PROMPT: An exact copy of every entry is the required answer.

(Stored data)

[Start of section]

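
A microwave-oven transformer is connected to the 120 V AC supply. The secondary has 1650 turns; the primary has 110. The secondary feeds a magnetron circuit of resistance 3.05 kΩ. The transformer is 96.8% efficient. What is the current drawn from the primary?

I_p ≈ 9.15 A

V_s = 120 × 1650/110 = 1800.0 V.
I_s = V_s/R = 1800.0/3050 = 0.59016 A.
P_out = V_s I_s = 1800.0 × 0.59016 = 1062.3 W.
P_in = P_out/η = 1062.3/0.968 = 1097.4 W.
I_p = P_in/V_p = 1097.4/120 = 9.15 A.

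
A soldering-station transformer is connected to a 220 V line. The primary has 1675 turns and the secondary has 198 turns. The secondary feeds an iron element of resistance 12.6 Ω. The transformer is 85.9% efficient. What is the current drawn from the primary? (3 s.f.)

V_s = 220 × 198/1675 = 26.006 V.
I_s = V_s/R = 26.006/12.6 = 2.0640 A.
P_out = V_s I_s = 26.006 × 2.0640 = 53.675 W.
P_in = P_out/η = 53.675/0.859 = 62.486 W.
I_p = P_in/V_p = 62.486/220 = 0.284 A.

I_p ≈ 0.284 A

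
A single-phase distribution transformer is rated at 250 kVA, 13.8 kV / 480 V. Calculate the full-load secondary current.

I_s ≈ 521 A

I_s = S/V_s = 250000/480 = 521 A.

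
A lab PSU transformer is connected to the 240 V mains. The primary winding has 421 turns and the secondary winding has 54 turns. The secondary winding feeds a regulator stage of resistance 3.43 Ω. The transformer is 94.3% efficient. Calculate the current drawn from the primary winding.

V_s = 240 × 54/421 = 30.784 V.
I_s = V_s/R = 30.784/3.43 = 8.9749 A.
P_out = V_s I_s = 30.784 × 8.9749 = 276.28 W.
P_in = P_out/η = 276.28/0.943 = 292.98 W.
I_p = P_in/V_p = 292.98/240 = 1.22 A.

I_p ≈ 1.22 A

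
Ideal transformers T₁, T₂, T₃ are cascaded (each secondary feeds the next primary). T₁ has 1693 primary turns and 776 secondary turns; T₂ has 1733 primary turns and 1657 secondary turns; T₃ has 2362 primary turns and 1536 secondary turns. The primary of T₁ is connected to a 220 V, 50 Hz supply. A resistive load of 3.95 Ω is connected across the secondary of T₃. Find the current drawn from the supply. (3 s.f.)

Secondary of T₁: V = 220.00 × 776/1693 = 100.84 V.
Secondary of T₂: V = 100.84 × 1657/1733 = 96.417 V.
Secondary of T₃: V = 96.417 × 1536/2362 = 62.699 V.
I_load = 62.699/3.95 = 15.873 A, so P_out = 62.699 × 15.873 = 995.24 W.
All ideal ⇒ P_in = P_out, so I_supply = 995.24/220 = 4.52 A.

I_supply ≈ 4.52 A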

[End of section]

WRITTEN ANSWER:
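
A microwave-oven transformer is connected to the 120 V AC supply. The secondary has 1650 turns; the primary has 110. The secondary feeds a magnetron circuit of resistance 3.05 kΩ. The transformer is 96.8% efficient. What is the current drawn from the primary?

I_p ≈ 9.15 A

V_s = 120 × 1650/110 = 1800.0 V.
I_s = V_s/R = 1800.0/3050 = 0.59016 A.
P_out = V_s I_s = 1800.0 × 0.59016 = 1062.3 W.
P_in = P_out/η = 1062.3/0.968 = 1097.4 W.
I_p = P_in/V_p = 1097.4/120 = 9.15 A.

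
A soldering-station transformer is connected to a 220 V line. The primary has 1675 turns and the secondary has 198 turns. The secondary feeds an iron element of resistance 12.6 Ω. The transformer is 85.9% efficient. What is the current drawn from the primary? (3 s.f.)

V_s = 220 × 198/1675 = 26.006 V.
I_s = V_s/R = 26.006/12.6 = 2.0640 A.
P_out = V_s I_s = 26.006 × 2.0640 = 53.675 W.
P_in = P_out/η = 53.675/0.859 = 62.486 W.
I_p = P_in/V_p = 62.486/220 = 0.284 A.

I_p ≈ 0.284 A

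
A single-phase distribution transformer is rated at 250 kVA, 13.8 kV / 480 V. Calculate the full-load secondary current.

I_s ≈ 521 A

I_s = S/V_s = 250000/480 = 521 A.

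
A lab PSU transformer is connected to the 240 V mains. The primary winding has 421 turns and the secondary winding has 54 turns. The secondary winding feeds a regulator stage of resistance 3.43 Ω. The transformer is 94.3% efficient. Calculate the current drawn from the primary winding.

V_s = 240 × 54/421 = 30.784 V.
I_s = V_s/R = 30.784/3.43 = 8.9749 A.
P_out = V_s I_s = 30.784 × 8.9749 = 276.28 W.
P_in = P_out/η = 276.28/0.943 = 292.98 W.
I_p = P_in/V_p = 292.98/240 = 1.22 A.

I_p ≈ 1.22 A

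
Ideal transformers T₁, T₂, T₃ are cascaded (each secondary feeds the next primary). T₁ has 1693 primary turns and 776 secondary turns; T₂ has 1733 primary turns and 1657 secondary turns; T₃ has 2362 primary turns and 1536 secondary turns. The primary of T₁ is connected to a 220 V, 50 Hz supply. A resistive load of 3.95 Ω is connected across the secondary of T₃. Find the current drawn from the supply. (3 s.f.)

Secondary of T₁: V = 220.00 × 776/1693 = 100.84 V.
Secondary of T₂: V = 100.84 × 1657/1733 = 96.417 V.
Secondary of T₃: V = 96.417 × 1536/2362 = 62.699 V.
I_load = 62.699/3.95 = 15.873 A, so P_out = 62.699 × 15.873 = 995.24 W.
All ideal ⇒ P_in = P_out, so I_supply = 995.24/220 = 4.52 A.

I_supply ≈ 4.52 A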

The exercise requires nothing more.